**Exercise**
The answer must be every line of the data that holds the word "graph".

Collected data
== Segment start ==

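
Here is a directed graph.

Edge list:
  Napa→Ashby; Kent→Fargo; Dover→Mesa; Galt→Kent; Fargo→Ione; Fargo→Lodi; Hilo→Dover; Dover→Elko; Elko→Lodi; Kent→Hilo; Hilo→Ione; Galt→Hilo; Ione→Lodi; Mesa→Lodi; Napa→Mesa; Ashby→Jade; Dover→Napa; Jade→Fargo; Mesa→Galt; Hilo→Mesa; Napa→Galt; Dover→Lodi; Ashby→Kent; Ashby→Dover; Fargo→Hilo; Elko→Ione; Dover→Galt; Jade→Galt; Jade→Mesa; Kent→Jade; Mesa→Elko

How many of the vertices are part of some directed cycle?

A vertex is on a directed cycle iff it belongs to a strongly connected component of size ≥ 2 (or has a self-loop).
The vertices on cycles are {Galt, Hilo, Jade, Kent, Mesa, Napa, Ashby, Dover, Fargo} — 9 in total.

9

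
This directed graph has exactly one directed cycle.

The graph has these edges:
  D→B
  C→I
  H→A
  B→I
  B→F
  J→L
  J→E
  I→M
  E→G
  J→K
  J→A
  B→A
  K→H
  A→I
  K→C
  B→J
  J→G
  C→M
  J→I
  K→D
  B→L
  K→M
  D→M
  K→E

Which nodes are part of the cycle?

DFS with gray/black marking from D:
D gray
  M gray
  M black
  B gray
    I gray
      I→M: M black — skip
    I black
    L gray
    L black
    J gray
      K gray
        E gray
          G gray
          G black
        E black
        C gray
          C→I: I black — skip
          C→M: M black — skip
        C black
        K→M: M black — skip
        H gray
          A gray
            A→I: I black — skip
          A black
        H black
        K→D: D is gray → back edge
Back edge closes the cycle D → B → J → K → D; its vertices are {B, D, J, K}.

B, D, J, K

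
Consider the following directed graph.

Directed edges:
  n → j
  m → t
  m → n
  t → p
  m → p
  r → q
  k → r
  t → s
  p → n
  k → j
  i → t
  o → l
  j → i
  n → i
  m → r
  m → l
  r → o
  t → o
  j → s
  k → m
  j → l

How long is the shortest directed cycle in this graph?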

== Segment end ==

**Solution to this task**
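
Here is a directed graph.
This directed graph has exactly one directed cycle.
The graph has these edges:
Consider the following directed graph.
How long is the shortest directed cycle in this graph?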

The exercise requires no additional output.